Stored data
- Opening Delimiter -

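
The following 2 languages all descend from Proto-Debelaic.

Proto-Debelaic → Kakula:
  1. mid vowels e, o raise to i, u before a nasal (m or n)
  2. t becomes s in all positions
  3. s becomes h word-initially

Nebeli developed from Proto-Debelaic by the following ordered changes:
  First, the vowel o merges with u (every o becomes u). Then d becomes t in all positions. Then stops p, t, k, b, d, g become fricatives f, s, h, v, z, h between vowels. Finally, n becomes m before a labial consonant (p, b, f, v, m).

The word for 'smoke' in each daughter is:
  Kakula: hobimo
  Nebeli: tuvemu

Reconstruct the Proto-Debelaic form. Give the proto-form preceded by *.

*tobemo

Position 6: Kakula has o, Nebeli has u. Kakula preserves o here (none of its changes turn any other segment into o), so the proto-segment is *o.
Position 1: Kakula has h, Nebeli has t. Taking the neighbouring segments as reconstructed: Kakula h could go back to *t or *s or *h; Nebeli t could go back to *t or *d — the one source consistent with every daughter is *t.
Verify the candidate proto-form against each daughter:
Kakula: start from *tobemo.
  rule 1 (pre-nasal raising): tobemo → tobimo
  rule 2 (unconditioned shift): tobimo → sobimo
  rule 3 (debuccalisation): sobimo → hobimo
  ⇒ Kakula hobimo
Nebeli: *tobemo > tubemu > tuvemu  (by vowel merger, intervocalic lenition)
No other proto-form is consistent with every reflex, so the reconstruction is *tobemo.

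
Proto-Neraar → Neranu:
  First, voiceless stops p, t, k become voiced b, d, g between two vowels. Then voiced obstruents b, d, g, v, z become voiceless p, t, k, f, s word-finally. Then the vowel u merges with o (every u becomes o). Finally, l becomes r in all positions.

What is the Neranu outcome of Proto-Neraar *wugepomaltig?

Neranu: *wugepomaltig > wugebomaltig > wugebomaltik > wogebomaltik > wogebomartik  (by intervocalic voicing, final devoicing, vowel merger, unconditioned shift)

wogebomartik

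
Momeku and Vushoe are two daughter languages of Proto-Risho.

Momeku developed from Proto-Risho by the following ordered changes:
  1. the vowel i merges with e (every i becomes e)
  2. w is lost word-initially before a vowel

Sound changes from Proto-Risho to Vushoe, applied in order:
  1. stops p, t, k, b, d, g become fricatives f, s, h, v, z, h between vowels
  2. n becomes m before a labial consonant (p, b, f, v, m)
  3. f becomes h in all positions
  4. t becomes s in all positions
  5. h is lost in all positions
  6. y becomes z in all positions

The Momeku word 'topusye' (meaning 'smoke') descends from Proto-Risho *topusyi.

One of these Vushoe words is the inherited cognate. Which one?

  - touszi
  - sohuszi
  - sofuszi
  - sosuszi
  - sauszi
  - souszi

Vushoe: start from *topusyi.
  rule 1 (intervocalic lenition): topusyi → tofusyi
  rule 2: no change — tofusyi
  rule 3 (unconditioned shift): tofusyi → tohusyi
  rule 4 (unconditioned shift): tohusyi → sohusyi
  rule 5 (h-loss): sohusyi → sousyi
  rule 6 (unconditioned shift): sousyi → souszi
  ⇒ Vushoe souszi
The other candidates each miss or misapply at least one Vushoe change.

souszi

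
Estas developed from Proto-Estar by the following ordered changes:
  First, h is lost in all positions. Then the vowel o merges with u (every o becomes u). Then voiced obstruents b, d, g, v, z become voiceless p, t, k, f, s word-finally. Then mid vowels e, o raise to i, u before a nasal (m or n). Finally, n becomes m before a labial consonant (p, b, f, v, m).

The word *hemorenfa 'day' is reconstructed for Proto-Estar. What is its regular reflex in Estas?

Estas: *hemorenfa > emorenfa > emurenfa > imurinfa > imurimfa  (by h-loss, vowel merger, pre-nasal raising, nasal place assimilation)

imurimfa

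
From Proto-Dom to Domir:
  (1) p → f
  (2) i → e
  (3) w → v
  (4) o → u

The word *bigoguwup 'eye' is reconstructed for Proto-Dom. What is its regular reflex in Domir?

Domir: *bigoguwup > bigoguwuf > begoguwuf > begoguvuf > beguguvuf  (by unconditioned shift, vowel merger, unconditioned shift, vowel merger)

beguguvuf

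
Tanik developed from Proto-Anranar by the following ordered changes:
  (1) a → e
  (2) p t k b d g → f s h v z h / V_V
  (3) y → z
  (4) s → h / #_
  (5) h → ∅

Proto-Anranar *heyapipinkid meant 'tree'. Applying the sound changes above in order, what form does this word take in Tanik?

Tanik: start from *heyapipinkid.
  rule 1 (vowel merger): heyapipinkid → heyepipinkid
  rule 2 (intervocalic lenition): heyepipinkid → heyefifinkid
  rule 3 (unconditioned shift): heyefifinkid → hezefifinkid
  rule 4: no change — hezefifinkid
  rule 5 (h-loss): hezefifinkid → ezefifinkid
  ⇒ Tanik ezefifinkid

ezefifinkid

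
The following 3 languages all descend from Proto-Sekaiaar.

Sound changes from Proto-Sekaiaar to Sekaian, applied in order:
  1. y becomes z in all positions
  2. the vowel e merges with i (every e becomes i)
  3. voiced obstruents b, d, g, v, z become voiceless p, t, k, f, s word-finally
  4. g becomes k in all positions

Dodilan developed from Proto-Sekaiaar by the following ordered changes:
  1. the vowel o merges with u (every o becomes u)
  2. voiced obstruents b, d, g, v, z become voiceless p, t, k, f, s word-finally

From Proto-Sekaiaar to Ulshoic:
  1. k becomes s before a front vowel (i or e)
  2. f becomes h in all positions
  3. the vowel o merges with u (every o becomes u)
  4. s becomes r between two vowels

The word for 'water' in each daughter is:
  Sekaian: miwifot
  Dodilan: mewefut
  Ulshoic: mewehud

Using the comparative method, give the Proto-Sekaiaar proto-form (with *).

Position 6: Sekaian has o, Dodilan has u, Ulshoic has u. Sekaian preserves o here (none of its changes turn any other segment into o), so the proto-segment is *o.
Position 4: Sekaian has i, Dodilan has e, Ulshoic has e. Dodilan preserves e here (none of its changes turn any other segment into e), so the proto-segment is *e.
Continuing position by position gives *mewefod; check it forward:
Sekaian: *mewefod
  mewefod (rule 1 does not apply)
  mewefod → miwifod   [vowel merger]
  miwifod → miwifot   [final devoicing]
  miwifot (rule 4 does not apply)
  giving Sekaian miwifot.
Dodilan: *mewefod
  mewefod → mewefud   [vowel merger]
  mewefud → mewefut   [final devoicing]
  giving Dodilan mewefut.
Ulshoic: *mewefod
  mewefod (rule 1 does not apply)
  mewefod → mewehod   [unconditioned shift]
  mewehod → mewehud   [vowel merger]
  mewehud (rule 4 does not apply)
  giving Ulshoic mewehud.
*mewefod is the unique common source.

*mewefod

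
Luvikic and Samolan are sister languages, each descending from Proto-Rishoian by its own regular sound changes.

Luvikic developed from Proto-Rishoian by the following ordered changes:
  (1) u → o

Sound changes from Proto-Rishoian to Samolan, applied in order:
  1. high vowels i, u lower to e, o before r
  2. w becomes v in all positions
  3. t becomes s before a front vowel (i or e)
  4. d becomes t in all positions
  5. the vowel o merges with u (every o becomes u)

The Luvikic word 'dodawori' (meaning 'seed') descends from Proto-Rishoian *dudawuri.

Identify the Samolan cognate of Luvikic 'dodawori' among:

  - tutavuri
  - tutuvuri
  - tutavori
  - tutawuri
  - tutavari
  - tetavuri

Samolan: *dudawuri
  dudawuri → dudawori   [pre-rhotic lowering]
  dudawori → dudavori   [unconditioned shift]
  dudavori (rule 3 does not apply)
  dudavori → tutavori   [unconditioned shift]
  tutavori → tutavuri   [vowel merger]
  giving Samolan tutavuri.
Only 'tutavuri' matches the regular Samolan development of *dudawuri.

tutavuri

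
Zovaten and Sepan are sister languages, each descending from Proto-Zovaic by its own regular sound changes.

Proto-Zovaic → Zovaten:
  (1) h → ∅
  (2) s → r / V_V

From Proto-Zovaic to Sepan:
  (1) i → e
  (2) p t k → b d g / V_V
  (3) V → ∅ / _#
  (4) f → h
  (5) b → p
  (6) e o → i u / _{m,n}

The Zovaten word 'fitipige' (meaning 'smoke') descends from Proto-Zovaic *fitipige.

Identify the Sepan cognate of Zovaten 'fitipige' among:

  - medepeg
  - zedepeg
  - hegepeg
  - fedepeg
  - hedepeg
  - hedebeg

hedepeg

Sepan: start from *fitipige.
  rule 1 (vowel merger): fitipige → fetepege
  rule 2 (intervocalic voicing): fetepege → fedebege
  rule 3 (apocope): fedebege → fedebeg
  rule 4 (unconditioned shift): fedebeg → hedebeg
  rule 5 (unconditioned shift): hedebeg → hedepeg
  rule 6: no change — hedepeg
  ⇒ Sepan hedepeg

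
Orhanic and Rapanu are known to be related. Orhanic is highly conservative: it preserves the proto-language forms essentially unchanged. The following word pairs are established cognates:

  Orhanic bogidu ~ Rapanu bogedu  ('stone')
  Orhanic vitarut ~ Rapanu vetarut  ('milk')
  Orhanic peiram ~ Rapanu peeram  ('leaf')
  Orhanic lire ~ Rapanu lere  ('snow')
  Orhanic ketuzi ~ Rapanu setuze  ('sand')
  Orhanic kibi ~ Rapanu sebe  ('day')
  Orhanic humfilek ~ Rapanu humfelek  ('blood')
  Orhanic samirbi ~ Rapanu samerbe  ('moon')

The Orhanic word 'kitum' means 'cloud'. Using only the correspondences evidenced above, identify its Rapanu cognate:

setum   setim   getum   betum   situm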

- Closing Delimiter -

> Exercise goal: Set down only the lines above that fall between the line holding "1. stops p, t, k, b, d, g" and the line holding "Estas developed from", inclusive, keeping each exact.

> Solution to this problem:
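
  1. stops p, t, k, b, d, g become fricatives f, s, h, v, z, h between vowels
  2. n becomes m before a labial consonant (p, b, f, v, m)
  3. f becomes h in all positions
  4. t becomes s in all positions
  5. h is lost in all positions
  6. y becomes z in all positions

The Momeku word 'topusye' (meaning 'smoke') descends from Proto-Risho *topusyi.

One of these Vushoe words is the inherited cognate. Which one?

  - touszi
  - sohuszi
  - sofuszi
  - sosuszi
  - sauszi
  - souszi

Vushoe: start from *topusyi.
  rule 1 (intervocalic lenition): topusyi → tofusyi
  rule 2: no change — tofusyi
  rule 3 (unconditioned shift): tofusyi → tohusyi
  rule 4 (unconditioned shift): tohusyi → sohusyi
  rule 5 (h-loss): sohusyi → sousyi
  rule 6 (unconditioned shift): sousyi → souszi
  ⇒ Vushoe souszi
The other candidates each miss or misapply at least one Vushoe change.

souszi

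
Estas developed from Proto-Estar by the following ordered changes: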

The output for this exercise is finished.